Problem statement: Among the entries below, extract exactly the lines that run from the one with "What is -249*(-1*(-5) - 3*4*3)?" through the one with "Let c(w) = w**2.", both ends included.

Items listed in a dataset
[Start of section]

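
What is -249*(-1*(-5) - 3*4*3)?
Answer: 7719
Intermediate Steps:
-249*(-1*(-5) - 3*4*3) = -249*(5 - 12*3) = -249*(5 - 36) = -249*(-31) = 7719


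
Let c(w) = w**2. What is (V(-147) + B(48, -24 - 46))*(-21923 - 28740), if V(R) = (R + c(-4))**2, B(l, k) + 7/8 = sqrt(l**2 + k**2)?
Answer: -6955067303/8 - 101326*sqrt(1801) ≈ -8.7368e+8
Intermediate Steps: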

[End of section]
[Start of section]

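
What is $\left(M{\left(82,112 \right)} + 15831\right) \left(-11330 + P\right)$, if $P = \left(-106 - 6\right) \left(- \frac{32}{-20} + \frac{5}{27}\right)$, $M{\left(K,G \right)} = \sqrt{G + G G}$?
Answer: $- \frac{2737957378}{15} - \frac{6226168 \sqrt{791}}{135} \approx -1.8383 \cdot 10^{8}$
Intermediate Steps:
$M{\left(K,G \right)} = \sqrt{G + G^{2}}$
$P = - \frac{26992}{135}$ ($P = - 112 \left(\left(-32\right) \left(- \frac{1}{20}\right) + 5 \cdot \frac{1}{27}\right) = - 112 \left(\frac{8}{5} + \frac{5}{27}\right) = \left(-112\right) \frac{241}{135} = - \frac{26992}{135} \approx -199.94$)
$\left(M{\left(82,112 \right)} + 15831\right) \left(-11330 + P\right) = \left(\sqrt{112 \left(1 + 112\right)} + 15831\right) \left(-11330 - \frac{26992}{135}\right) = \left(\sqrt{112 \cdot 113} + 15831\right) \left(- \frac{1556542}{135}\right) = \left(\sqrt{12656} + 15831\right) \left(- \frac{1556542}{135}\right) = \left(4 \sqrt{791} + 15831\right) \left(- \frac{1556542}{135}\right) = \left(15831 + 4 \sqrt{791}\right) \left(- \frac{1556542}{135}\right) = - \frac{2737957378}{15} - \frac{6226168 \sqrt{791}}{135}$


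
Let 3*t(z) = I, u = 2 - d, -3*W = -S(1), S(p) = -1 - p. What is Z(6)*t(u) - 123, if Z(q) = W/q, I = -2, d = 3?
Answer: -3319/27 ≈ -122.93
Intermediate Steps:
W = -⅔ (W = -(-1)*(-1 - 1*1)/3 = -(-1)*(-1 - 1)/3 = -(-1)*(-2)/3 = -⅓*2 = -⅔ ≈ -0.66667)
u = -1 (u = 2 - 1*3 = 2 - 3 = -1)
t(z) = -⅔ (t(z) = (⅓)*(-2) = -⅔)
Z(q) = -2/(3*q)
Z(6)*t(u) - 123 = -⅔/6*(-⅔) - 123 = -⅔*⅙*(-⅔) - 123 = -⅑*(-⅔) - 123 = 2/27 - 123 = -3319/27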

[End of section]

Your response:
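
What is -249*(-1*(-5) - 3*4*3)?
Answer: 7719
Intermediate Steps:
-249*(-1*(-5) - 3*4*3) = -249*(5 - 12*3) = -249*(5 - 36) = -249*(-31) = 7719


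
Let c(w) = w**2. What is (V(-147) + B(48, -24 - 46))*(-21923 - 28740), if V(R) = (R + c(-4))**2, B(l, k) + 7/8 = sqrt(l**2 + k**2)?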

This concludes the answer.